__WORK INSTRUCTIONS__: Work out how many lines of the records contain "lies". Answer with the number and nothing else.

__Collected data__:
--- START ---
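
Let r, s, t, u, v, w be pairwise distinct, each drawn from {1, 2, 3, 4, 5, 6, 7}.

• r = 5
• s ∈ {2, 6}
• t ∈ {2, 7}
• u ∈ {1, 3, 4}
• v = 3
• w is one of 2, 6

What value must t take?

r has just one choice, so r = 5.
That leaves v = 3. Remove 3 from u.
s and w share exactly the 2 values {2, 6}; by pigeonhole those values go to them, so strike 2, 6 from t.
So t = 7.

7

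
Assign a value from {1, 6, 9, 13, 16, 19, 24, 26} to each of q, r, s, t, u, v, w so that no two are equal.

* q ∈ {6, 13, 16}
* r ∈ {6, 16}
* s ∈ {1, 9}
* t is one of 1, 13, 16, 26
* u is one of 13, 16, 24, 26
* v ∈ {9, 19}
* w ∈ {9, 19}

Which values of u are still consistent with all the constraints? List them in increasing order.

v and w share exactly the 2 values {9, 19}; by pigeonhole those values go to them, so strike 9, 19 from s.
s must be 1 (only option left). So t can't be 1.
No further eliminations apply; u can still be any of 13, 16, 24, 26.

13, 16, 24, 26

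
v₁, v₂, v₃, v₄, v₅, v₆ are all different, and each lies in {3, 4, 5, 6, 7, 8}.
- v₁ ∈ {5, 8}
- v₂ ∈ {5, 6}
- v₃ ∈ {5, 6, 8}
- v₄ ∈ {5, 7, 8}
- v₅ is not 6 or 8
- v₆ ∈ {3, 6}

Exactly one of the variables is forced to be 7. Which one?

The 6 variables draw from only 6 values {3, 4, 5, 6, 7, 8}, so each is used; only v₅ can be 4, hence v₅ = 4.
Among the 5 still-open variables, 3 fits only v₆ (and all 5 values in {3, 5, 6, 7, 8} must be used), so v₆ = 3.
Among the 4 still-open variables, 7 fits only v₄ (and all 4 values in {5, 6, 7, 8} must be used), so v₄ = 7.

v₄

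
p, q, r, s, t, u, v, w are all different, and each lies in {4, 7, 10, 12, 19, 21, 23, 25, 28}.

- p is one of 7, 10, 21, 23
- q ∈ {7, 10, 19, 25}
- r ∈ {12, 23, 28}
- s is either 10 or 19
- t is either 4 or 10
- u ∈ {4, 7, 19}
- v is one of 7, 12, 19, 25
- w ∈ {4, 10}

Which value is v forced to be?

t and w between them cover only {4, 10} — a naked pair. Remove those values from p, q, s, u.
s has just one choice, so s = 19. So q, u, v can't be 19.
u must be 7 (only option left). Eliminate 7 elsewhere: p, q, v.
q has just one choice, so q = 25. Strike 25 from v.
So v = 12.

12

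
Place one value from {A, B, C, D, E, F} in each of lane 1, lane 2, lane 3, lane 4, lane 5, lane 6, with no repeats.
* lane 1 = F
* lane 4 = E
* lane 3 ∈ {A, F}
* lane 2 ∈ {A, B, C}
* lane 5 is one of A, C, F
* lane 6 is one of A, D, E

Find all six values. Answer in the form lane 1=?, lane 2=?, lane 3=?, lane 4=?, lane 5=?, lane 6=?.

lane 1=F, lane 2=B, lane 3=A, lane 4=E, lane 5=C, lane 6=D

lane 1's domain is down to {F}, so lane 1 = F. So lane 3, lane 5 can't be F.
lane 3 has just one choice, so lane 3 = A. Strike A from lane 2, lane 5, lane 6.
lane 4 has just one choice, so lane 4 = E. Remove E from lane 6.
That leaves lane 5 = C. Remove C from lane 2.
That leaves lane 6 = D.
lane 2 has just one choice, so lane 2 = B.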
--- END ---
__COMPLETED EXERCISE__: 2